━━━ DATA FOR THE TASK ━━━

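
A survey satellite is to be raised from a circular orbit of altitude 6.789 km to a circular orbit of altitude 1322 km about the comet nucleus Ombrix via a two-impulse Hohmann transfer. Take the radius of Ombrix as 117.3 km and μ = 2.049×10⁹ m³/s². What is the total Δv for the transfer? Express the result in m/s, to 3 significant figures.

r₁ = 117.3 + 6.789 = 124.09 km = 1.2409×10⁵ m.
r₂ = 117.3 + 1322 = 1439.3 km = 1.4393×10⁶ m.
Transfer ellipse a_t = (r₁ + r₂)/2 = 7.817×10⁵ m.
At r₁: circular v_c1 = √(μ/r₁) = 128.5 m/s; transfer-periapsis v_p = √[μ(2/r₁ − 1/a_t)] = 174.4 m/s.
Δv₁ = v_p − v_c1 = 45.87 m/s.
At r₂: circular v_c2 = √(μ/r₂) = 37.73 m/s; transfer-apoapsis v_a = √[μ(2/r₂ − 1/a_t)] = 15.03 m/s.
Δv₂ = v_c2 − v_a = 22.70 m/s.
Total Δv = Δv₁ + Δv₂ = 68.56 m/s.

Δv_total ≈ 68.6 m/s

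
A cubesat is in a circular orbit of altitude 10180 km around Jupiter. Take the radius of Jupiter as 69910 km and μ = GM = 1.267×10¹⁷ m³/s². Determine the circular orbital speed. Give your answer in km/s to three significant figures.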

━━━

PROBLEM TO WORK ON
Each record must be duplicated exactly, with none missing.

SOLUTION TO THIS TASK
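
A survey satellite is to be raised from a circular orbit of altitude 6.789 km to a circular orbit of altitude 1322 km about the comet nucleus Ombrix via a two-impulse Hohmann transfer. Take the radius of Ombrix as 117.3 km and μ = 2.049×10⁹ m³/s². What is the total Δv for the transfer? Express the result in m/s, to 3 significant figures.

r₁ = 117.3 + 6.789 = 124.09 km = 1.2409×10⁵ m.
r₂ = 117.3 + 1322 = 1439.3 km = 1.4393×10⁶ m.
Transfer ellipse a_t = (r₁ + r₂)/2 = 7.817×10⁵ m.
At r₁: circular v_c1 = √(μ/r₁) = 128.5 m/s; transfer-periapsis v_p = √[μ(2/r₁ − 1/a_t)] = 174.4 m/s.
Δv₁ = v_p − v_c1 = 45.87 m/s.
At r₂: circular v_c2 = √(μ/r₂) = 37.73 m/s; transfer-apoapsis v_a = √[μ(2/r₂ − 1/a_t)] = 15.03 m/s.
Δv₂ = v_c2 − v_a = 22.70 m/s.
Total Δv = Δv₁ + Δv₂ = 68.56 m/s.

Δv_total ≈ 68.6 m/s

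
A cubesat is in a circular orbit of altitude 10180 km around Jupiter. Take the radius of Jupiter as 69910 km and μ = GM = 1.267×10¹⁷ m³/s². Determine the circular orbital speed. Give your answer in km/s to three significant figures.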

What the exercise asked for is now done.